Output the listing below, keeping each line exactly as it stands.

___ DATA FOR PROCESSING ___

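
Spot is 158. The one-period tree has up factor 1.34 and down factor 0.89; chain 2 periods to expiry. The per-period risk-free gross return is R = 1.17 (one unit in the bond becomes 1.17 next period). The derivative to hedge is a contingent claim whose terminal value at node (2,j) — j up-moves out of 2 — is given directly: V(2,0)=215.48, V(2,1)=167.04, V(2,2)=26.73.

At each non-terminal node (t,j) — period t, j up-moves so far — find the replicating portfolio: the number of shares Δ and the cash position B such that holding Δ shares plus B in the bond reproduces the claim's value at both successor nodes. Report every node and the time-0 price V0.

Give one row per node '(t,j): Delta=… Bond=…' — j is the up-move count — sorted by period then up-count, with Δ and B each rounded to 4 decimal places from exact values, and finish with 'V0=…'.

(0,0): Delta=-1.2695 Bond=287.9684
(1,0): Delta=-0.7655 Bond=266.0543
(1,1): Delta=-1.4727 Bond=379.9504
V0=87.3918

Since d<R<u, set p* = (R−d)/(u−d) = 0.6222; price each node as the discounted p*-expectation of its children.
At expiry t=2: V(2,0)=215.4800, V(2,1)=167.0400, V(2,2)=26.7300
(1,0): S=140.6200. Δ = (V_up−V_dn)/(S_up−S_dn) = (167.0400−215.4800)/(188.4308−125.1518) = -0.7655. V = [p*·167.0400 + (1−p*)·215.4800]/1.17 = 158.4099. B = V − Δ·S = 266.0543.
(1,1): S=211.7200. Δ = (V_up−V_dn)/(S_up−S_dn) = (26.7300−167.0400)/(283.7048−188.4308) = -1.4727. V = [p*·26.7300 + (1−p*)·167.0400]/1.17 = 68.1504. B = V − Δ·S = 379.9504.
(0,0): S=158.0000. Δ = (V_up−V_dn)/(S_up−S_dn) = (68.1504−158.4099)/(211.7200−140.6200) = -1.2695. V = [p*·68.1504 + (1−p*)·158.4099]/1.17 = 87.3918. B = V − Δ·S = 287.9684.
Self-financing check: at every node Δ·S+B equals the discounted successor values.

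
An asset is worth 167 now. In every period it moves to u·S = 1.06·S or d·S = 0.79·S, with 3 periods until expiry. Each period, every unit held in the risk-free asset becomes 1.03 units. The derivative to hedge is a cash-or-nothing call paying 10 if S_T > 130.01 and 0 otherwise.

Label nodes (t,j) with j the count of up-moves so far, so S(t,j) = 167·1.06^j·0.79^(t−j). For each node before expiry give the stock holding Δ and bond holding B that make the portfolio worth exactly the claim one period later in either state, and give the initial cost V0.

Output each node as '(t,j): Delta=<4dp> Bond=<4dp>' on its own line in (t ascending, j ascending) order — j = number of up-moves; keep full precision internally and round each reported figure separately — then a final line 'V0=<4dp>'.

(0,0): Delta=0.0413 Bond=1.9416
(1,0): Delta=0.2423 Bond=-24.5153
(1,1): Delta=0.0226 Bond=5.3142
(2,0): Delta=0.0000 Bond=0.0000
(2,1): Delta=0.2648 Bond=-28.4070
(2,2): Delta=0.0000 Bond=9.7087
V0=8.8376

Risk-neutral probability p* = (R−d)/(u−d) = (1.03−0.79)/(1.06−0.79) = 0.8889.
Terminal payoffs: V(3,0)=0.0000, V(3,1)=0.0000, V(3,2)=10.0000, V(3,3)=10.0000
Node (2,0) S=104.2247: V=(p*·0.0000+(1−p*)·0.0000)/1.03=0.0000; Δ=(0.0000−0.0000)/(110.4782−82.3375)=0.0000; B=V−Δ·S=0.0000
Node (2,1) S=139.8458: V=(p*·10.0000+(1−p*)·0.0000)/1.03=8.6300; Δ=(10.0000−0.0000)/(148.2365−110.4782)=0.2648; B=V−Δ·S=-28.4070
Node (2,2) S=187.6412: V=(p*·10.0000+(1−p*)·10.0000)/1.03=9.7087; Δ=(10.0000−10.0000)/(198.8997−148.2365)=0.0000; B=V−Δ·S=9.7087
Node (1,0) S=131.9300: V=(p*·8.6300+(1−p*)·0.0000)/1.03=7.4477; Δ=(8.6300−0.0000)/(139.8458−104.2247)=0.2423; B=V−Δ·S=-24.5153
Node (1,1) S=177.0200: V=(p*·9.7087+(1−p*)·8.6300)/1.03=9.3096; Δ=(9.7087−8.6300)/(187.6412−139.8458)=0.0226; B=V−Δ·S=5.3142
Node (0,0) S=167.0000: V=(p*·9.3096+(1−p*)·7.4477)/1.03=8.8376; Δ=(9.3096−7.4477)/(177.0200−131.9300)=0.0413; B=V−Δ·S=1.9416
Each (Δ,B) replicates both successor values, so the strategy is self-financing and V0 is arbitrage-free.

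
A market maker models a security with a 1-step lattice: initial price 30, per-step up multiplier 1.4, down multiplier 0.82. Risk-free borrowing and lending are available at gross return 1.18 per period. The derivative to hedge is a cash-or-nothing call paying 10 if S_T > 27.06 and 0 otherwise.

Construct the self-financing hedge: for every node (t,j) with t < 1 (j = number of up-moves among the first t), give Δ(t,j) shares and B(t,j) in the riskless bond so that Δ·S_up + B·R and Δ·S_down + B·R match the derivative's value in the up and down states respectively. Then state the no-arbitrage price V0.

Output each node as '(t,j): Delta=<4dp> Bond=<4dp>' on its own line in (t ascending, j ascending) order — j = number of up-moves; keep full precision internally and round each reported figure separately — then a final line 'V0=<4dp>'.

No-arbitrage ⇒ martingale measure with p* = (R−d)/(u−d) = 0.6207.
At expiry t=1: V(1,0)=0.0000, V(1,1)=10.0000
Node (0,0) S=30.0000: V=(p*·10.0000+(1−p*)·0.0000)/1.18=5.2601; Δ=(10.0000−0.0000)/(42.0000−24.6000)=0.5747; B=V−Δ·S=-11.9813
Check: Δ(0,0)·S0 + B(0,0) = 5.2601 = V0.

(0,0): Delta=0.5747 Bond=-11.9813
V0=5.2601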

___

COMPLETED TASK:
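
Spot is 158. The one-period tree has up factor 1.34 and down factor 0.89; chain 2 periods to expiry. The per-period risk-free gross return is R = 1.17 (one unit in the bond becomes 1.17 next period). The derivative to hedge is a contingent claim whose terminal value at node (2,j) — j up-moves out of 2 — is given directly: V(2,0)=215.48, V(2,1)=167.04, V(2,2)=26.73.

At each non-terminal node (t,j) — period t, j up-moves so far — find the replicating portfolio: the number of shares Δ and the cash position B such that holding Δ shares plus B in the bond reproduces the claim's value at both successor nodes. Report every node and the time-0 price V0.

Give one row per node '(t,j): Delta=… Bond=…' — j is the up-move count — sorted by period then up-count, with Δ and B each rounded to 4 decimal places from exact values, and finish with 'V0=…'.

(0,0): Delta=-1.2695 Bond=287.9684
(1,0): Delta=-0.7655 Bond=266.0543
(1,1): Delta=-1.4727 Bond=379.9504
V0=87.3918

Since d<R<u, set p* = (R−d)/(u−d) = 0.6222; price each node as the discounted p*-expectation of its children.
At expiry t=2: V(2,0)=215.4800, V(2,1)=167.0400, V(2,2)=26.7300
(1,0): S=140.6200. Δ = (V_up−V_dn)/(S_up−S_dn) = (167.0400−215.4800)/(188.4308−125.1518) = -0.7655. V = [p*·167.0400 + (1−p*)·215.4800]/1.17 = 158.4099. B = V − Δ·S = 266.0543.
(1,1): S=211.7200. Δ = (V_up−V_dn)/(S_up−S_dn) = (26.7300−167.0400)/(283.7048−188.4308) = -1.4727. V = [p*·26.7300 + (1−p*)·167.0400]/1.17 = 68.1504. B = V − Δ·S = 379.9504.
(0,0): S=158.0000. Δ = (V_up−V_dn)/(S_up−S_dn) = (68.1504−158.4099)/(211.7200−140.6200) = -1.2695. V = [p*·68.1504 + (1−p*)·158.4099]/1.17 = 87.3918. B = V − Δ·S = 287.9684.
Self-financing check: at every node Δ·S+B equals the discounted successor values.

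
An asset is worth 167 now. In every period it moves to u·S = 1.06·S or d·S = 0.79·S, with 3 periods until expiry. Each period, every unit held in the risk-free asset becomes 1.03 units. The derivative to hedge is a cash-or-nothing call paying 10 if S_T > 130.01 and 0 otherwise.

Label nodes (t,j) with j the count of up-moves so far, so S(t,j) = 167·1.06^j·0.79^(t−j). For each node before expiry give the stock holding Δ and bond holding B that make the portfolio worth exactly the claim one period later in either state, and give the initial cost V0.

Output each node as '(t,j): Delta=<4dp> Bond=<4dp>' on its own line in (t ascending, j ascending) order — j = number of up-moves; keep full precision internally and round each reported figure separately — then a final line 'V0=<4dp>'.

(0,0): Delta=0.0413 Bond=1.9416
(1,0): Delta=0.2423 Bond=-24.5153
(1,1): Delta=0.0226 Bond=5.3142
(2,0): Delta=0.0000 Bond=0.0000
(2,1): Delta=0.2648 Bond=-28.4070
(2,2): Delta=0.0000 Bond=9.7087
V0=8.8376

Risk-neutral probability p* = (R−d)/(u−d) = (1.03−0.79)/(1.06−0.79) = 0.8889.
Terminal payoffs: V(3,0)=0.0000, V(3,1)=0.0000, V(3,2)=10.0000, V(3,3)=10.0000
Node (2,0) S=104.2247: V=(p*·0.0000+(1−p*)·0.0000)/1.03=0.0000; Δ=(0.0000−0.0000)/(110.4782−82.3375)=0.0000; B=V−Δ·S=0.0000
Node (2,1) S=139.8458: V=(p*·10.0000+(1−p*)·0.0000)/1.03=8.6300; Δ=(10.0000−0.0000)/(148.2365−110.4782)=0.2648; B=V−Δ·S=-28.4070
Node (2,2) S=187.6412: V=(p*·10.0000+(1−p*)·10.0000)/1.03=9.7087; Δ=(10.0000−10.0000)/(198.8997−148.2365)=0.0000; B=V−Δ·S=9.7087
Node (1,0) S=131.9300: V=(p*·8.6300+(1−p*)·0.0000)/1.03=7.4477; Δ=(8.6300−0.0000)/(139.8458−104.2247)=0.2423; B=V−Δ·S=-24.5153
Node (1,1) S=177.0200: V=(p*·9.7087+(1−p*)·8.6300)/1.03=9.3096; Δ=(9.7087−8.6300)/(187.6412−139.8458)=0.0226; B=V−Δ·S=5.3142
Node (0,0) S=167.0000: V=(p*·9.3096+(1−p*)·7.4477)/1.03=8.8376; Δ=(9.3096−7.4477)/(177.0200−131.9300)=0.0413; B=V−Δ·S=1.9416
Each (Δ,B) replicates both successor values, so the strategy is self-financing and V0 is arbitrage-free.

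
A market maker models a security with a 1-step lattice: initial price 30, per-step up multiplier 1.4, down multiplier 0.82. Risk-free borrowing and lending are available at gross return 1.18 per period. The derivative to hedge is a cash-or-nothing call paying 10 if S_T > 27.06 and 0 otherwise.

Construct the self-financing hedge: for every node (t,j) with t < 1 (j = number of up-moves among the first t), give Δ(t,j) shares and B(t,j) in the riskless bond so that Δ·S_up + B·R and Δ·S_down + B·R match the derivative's value in the up and down states respectively. Then state the no-arbitrage price V0.

Output each node as '(t,j): Delta=<4dp> Bond=<4dp>' on its own line in (t ascending, j ascending) order — j = number of up-moves; keep full precision internally and round each reported figure separately — then a final line 'V0=<4dp>'.

No-arbitrage ⇒ martingale measure with p* = (R−d)/(u−d) = 0.6207.
At expiry t=1: V(1,0)=0.0000, V(1,1)=10.0000
Node (0,0) S=30.0000: V=(p*·10.0000+(1−p*)·0.0000)/1.18=5.2601; Δ=(10.0000−0.0000)/(42.0000−24.6000)=0.5747; B=V−Δ·S=-11.9813
Check: Δ(0,0)·S0 + B(0,0) = 5.2601 = V0.

(0,0): Delta=0.5747 Bond=-11.9813
V0=5.2601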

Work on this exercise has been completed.